§ AVAILABLE RECORDS:
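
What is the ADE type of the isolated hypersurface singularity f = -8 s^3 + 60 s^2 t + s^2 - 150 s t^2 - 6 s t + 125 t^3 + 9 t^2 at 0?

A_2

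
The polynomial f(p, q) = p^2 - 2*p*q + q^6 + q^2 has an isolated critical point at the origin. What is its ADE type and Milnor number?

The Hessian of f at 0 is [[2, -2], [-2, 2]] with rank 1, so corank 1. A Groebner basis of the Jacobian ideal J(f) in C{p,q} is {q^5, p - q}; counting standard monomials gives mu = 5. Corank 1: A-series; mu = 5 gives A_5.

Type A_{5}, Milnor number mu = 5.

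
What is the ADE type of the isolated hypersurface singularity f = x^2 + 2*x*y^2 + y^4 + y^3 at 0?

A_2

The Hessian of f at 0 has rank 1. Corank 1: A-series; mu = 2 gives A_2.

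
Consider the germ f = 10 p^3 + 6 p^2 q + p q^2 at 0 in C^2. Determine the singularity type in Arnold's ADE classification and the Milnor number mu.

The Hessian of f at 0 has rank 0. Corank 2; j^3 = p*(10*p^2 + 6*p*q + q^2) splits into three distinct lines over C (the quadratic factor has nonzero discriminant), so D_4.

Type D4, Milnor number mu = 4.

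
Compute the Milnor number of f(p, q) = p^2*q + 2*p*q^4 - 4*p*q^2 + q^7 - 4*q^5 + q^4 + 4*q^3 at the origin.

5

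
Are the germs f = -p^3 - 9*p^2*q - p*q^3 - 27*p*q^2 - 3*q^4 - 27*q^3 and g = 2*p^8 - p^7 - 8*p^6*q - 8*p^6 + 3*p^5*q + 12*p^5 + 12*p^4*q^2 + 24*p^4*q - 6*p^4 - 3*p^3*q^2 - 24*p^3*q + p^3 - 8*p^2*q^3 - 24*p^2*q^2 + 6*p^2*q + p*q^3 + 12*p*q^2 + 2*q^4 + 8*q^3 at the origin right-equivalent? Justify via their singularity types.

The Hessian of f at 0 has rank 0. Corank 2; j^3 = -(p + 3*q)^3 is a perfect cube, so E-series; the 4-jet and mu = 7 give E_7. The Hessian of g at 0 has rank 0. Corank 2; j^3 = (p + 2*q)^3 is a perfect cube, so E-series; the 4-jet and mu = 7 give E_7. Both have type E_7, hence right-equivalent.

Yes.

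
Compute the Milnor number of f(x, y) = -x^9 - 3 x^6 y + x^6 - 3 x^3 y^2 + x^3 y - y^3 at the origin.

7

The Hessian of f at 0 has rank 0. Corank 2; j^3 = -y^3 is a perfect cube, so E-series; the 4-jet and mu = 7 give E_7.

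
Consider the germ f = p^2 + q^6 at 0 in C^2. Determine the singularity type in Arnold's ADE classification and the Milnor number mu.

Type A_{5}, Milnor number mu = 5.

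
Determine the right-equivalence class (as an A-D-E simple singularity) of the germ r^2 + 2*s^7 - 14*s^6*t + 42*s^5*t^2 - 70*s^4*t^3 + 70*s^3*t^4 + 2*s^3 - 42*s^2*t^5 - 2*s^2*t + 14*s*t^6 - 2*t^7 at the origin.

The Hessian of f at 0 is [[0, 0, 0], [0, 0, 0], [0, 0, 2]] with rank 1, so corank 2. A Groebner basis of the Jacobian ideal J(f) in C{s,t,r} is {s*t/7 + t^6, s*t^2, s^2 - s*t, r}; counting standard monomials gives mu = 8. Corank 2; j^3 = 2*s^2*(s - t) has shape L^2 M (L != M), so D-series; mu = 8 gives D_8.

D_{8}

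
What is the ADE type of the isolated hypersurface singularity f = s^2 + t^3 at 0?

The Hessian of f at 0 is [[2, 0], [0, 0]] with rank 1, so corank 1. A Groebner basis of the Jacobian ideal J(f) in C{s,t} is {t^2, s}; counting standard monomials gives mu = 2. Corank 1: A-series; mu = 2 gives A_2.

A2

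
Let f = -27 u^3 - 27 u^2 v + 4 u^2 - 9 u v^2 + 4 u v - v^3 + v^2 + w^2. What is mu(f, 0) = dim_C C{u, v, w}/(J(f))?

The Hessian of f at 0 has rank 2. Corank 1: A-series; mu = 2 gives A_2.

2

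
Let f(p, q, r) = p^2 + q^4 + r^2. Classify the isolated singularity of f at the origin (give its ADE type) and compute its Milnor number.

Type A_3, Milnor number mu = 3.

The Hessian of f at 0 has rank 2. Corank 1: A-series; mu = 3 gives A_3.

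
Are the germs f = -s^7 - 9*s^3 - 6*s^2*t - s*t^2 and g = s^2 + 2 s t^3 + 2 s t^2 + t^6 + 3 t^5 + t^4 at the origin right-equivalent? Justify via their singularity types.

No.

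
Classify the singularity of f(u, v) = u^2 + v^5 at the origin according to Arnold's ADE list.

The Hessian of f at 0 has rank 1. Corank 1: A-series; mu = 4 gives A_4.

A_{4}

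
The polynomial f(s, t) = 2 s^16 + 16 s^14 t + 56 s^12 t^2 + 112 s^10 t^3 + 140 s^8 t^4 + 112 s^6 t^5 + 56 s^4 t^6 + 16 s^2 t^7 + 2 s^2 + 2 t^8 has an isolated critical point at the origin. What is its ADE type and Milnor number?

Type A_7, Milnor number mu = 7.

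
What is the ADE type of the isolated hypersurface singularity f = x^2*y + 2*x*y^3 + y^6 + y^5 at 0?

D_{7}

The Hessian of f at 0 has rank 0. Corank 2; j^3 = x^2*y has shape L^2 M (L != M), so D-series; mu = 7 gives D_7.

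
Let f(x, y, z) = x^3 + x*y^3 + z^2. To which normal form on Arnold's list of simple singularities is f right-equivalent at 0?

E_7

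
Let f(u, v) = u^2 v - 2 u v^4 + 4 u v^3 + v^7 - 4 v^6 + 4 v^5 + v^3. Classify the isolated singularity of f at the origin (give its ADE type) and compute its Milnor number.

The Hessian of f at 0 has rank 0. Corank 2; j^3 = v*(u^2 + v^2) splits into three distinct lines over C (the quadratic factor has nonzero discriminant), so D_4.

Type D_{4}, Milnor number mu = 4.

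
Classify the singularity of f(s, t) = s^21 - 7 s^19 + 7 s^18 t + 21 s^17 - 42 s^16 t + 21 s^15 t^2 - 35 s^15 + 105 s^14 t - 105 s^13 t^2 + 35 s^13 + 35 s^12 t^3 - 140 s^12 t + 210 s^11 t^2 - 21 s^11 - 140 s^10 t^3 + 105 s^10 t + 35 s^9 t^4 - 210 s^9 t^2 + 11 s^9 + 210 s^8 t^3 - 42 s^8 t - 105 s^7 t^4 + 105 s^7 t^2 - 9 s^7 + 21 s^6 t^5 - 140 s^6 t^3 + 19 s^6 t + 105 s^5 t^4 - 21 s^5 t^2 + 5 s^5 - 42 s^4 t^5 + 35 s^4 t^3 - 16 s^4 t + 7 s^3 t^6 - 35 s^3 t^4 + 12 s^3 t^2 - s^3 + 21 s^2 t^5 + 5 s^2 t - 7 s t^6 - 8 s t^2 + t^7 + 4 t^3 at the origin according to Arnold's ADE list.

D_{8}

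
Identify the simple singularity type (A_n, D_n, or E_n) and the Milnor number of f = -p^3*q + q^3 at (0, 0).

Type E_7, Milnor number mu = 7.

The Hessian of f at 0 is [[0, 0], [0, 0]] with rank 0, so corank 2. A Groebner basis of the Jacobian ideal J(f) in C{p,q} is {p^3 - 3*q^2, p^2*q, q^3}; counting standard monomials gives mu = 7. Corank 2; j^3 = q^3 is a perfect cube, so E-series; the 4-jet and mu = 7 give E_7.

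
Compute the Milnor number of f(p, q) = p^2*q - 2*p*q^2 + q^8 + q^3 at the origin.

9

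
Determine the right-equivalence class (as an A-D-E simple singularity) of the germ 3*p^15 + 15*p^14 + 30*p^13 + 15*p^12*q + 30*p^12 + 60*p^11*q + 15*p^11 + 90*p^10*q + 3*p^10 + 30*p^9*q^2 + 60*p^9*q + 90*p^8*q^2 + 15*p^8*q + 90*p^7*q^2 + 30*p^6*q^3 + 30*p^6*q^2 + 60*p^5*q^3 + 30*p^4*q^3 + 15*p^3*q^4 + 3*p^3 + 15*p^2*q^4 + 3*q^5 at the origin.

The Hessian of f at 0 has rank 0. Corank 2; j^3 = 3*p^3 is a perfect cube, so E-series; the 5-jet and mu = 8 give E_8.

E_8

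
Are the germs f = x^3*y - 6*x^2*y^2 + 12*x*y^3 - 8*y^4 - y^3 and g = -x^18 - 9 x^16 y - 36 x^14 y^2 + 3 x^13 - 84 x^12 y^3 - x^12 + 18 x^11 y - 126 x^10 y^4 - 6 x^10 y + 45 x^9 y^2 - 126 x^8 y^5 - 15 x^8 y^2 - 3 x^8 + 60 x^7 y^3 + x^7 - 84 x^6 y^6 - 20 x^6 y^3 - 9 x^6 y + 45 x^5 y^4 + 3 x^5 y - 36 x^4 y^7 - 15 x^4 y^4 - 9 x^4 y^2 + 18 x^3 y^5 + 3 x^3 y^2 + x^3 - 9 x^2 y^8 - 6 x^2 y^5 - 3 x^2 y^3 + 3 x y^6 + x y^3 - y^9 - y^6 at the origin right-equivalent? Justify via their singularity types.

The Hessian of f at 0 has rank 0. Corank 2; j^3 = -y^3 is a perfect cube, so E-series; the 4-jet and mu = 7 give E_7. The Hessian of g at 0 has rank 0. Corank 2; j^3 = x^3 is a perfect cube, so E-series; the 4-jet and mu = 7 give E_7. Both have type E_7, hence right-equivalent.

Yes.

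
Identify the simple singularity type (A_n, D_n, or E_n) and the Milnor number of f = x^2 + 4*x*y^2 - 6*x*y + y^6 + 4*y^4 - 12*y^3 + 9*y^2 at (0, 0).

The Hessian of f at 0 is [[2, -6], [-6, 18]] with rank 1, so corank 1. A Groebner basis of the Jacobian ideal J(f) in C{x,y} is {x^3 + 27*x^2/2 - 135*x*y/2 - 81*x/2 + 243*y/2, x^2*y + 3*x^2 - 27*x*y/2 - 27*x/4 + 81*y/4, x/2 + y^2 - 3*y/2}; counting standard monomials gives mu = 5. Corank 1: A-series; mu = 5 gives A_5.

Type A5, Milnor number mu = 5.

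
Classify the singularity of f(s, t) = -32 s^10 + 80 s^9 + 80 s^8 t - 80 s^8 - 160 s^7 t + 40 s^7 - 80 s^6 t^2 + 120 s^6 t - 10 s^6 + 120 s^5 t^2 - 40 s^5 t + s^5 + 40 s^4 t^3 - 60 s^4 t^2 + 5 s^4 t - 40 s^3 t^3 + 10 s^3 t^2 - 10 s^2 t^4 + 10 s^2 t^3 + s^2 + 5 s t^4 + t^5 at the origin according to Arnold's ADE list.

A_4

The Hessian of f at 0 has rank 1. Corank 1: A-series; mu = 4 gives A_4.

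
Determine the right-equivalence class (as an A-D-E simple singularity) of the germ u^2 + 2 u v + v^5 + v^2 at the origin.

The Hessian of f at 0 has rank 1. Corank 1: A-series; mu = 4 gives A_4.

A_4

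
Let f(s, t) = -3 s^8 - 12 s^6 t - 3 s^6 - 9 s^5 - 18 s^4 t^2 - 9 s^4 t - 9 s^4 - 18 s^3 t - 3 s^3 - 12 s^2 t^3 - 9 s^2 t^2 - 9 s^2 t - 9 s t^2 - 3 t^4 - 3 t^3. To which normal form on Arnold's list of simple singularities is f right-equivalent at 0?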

§ DIRECTIONS: Print the line containing "v^2 at the origin.", then every line after it through the last line of the records, each exactly as written; nothing else belongs in the answer.

§ COMPLETED EXERCISE:
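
Determine the right-equivalence class (as an A-D-E simple singularity) of the germ u^2 + 2 u v + v^5 + v^2 at the origin.

The Hessian of f at 0 has rank 1. Corank 1: A-series; mu = 4 gives A_4.

A_4

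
Let f(s, t) = -3 s^8 - 12 s^6 t - 3 s^6 - 9 s^5 - 18 s^4 t^2 - 9 s^4 t - 9 s^4 - 18 s^3 t - 3 s^3 - 12 s^2 t^3 - 9 s^2 t^2 - 9 s^2 t - 9 s t^2 - 3 t^4 - 3 t^3. To which normal form on Arnold's list of simple singularities is f right-equivalent at 0?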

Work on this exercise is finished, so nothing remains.